Top of PROVIDED RECORDS
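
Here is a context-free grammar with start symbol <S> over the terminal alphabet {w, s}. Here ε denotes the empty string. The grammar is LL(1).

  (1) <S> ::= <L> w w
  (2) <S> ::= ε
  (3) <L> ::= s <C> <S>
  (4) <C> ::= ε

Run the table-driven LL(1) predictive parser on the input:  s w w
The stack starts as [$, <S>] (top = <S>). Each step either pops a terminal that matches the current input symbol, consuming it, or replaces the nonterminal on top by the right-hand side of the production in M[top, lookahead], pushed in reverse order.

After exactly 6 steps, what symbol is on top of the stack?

step 1: stack=$ <S>  input=s w w $  — expand <S> ::= <L> w w
step 2: stack=$ w w <L>  input=s w w $  — expand <L> ::= s <C> <S>
step 3: stack=$ w w <S> <C> s  input=s w w $  — match s
step 4: stack=$ w w <S> <C>  input=w w $  — expand <C> ::= ε
step 5: stack=$ w w <S>  input=w w $  — expand <S> ::= ε
step 6: stack=$ w w  input=w w $  — match w
Stack after step 6: $ w (top = w).

w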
Bottom of PROVIDED RECORDS
◆ **TASK REQUIREMENTS**
An exact copy is needed of the closing lines of the entries above, counting from the one that contains "(3) <L> ::= s <C> <S>" and including it and the last.

◆ **EXPECTED ANSWER**
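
  (3) <L> ::= s <C> <S>
  (4) <C> ::= ε

Run the table-driven LL(1) predictive parser on the input:  s w w
The stack starts as [$, <S>] (top = <S>). Each step either pops a terminal that matches the current input symbol, consuming it, or replaces the nonterminal on top by the right-hand side of the production in M[top, lookahead], pushed in reverse order.

After exactly 6 steps, what symbol is on top of the stack?

step 1: stack=$ <S>  input=s w w $  — expand <S> ::= <L> w w
step 2: stack=$ w w <L>  input=s w w $  — expand <L> ::= s <C> <S>
step 3: stack=$ w w <S> <C> s  input=s w w $  — match s
step 4: stack=$ w w <S> <C>  input=w w $  — expand <C> ::= ε
step 5: stack=$ w w <S>  input=w w $  — expand <S> ::= ε
step 6: stack=$ w w  input=w w $  — match w
Stack after step 6: $ w (top = w).

w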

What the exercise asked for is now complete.